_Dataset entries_
*** Block opens ***

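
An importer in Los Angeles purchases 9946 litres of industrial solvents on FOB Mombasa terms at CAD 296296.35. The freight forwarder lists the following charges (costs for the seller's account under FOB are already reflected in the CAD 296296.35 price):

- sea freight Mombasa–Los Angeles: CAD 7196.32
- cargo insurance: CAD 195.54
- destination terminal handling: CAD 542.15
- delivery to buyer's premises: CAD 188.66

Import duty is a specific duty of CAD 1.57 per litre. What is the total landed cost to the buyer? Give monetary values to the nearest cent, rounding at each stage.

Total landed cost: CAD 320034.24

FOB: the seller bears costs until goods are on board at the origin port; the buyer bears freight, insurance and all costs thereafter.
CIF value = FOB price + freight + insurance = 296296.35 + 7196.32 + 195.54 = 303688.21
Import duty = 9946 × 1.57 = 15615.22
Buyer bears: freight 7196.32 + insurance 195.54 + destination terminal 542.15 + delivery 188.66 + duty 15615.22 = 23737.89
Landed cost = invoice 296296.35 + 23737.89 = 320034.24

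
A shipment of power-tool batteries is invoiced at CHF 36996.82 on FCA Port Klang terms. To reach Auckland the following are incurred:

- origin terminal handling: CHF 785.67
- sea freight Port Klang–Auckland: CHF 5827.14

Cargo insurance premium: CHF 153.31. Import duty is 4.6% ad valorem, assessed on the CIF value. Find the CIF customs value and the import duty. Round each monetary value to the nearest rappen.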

*** Block closes ***
*** Block opens ***

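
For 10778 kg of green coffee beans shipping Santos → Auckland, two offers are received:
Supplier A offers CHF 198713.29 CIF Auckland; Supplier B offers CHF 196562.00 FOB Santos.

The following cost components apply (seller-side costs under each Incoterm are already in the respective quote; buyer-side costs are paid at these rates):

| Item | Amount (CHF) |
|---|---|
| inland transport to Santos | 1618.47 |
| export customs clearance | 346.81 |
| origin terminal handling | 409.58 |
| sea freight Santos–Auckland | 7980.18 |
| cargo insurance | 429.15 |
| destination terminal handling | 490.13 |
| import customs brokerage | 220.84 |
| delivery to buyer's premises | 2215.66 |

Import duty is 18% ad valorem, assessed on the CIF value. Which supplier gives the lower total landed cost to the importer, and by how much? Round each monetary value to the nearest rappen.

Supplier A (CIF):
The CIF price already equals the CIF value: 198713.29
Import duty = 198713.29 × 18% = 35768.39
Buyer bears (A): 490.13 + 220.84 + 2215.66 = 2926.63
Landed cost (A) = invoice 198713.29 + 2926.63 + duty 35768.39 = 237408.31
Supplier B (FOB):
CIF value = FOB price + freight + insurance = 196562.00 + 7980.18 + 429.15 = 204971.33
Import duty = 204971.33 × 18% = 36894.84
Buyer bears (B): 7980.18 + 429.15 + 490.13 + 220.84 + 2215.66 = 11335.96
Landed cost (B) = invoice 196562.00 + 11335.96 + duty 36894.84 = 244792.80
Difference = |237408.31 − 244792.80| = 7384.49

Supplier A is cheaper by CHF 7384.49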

*** Block closes ***

Copy out every line of the records that the string "terms" appears in.

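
An importer in Los Angeles purchases 9946 litres of industrial solvents on FOB Mombasa terms at CAD 296296.35. The freight forwarder lists the following charges (costs for the seller's account under FOB are already reflected in the CAD 296296.35 price):
A shipment of power-tool batteries is invoiced at CHF 36996.82 on FCA Port Klang terms. To reach Auckland the following are incurred: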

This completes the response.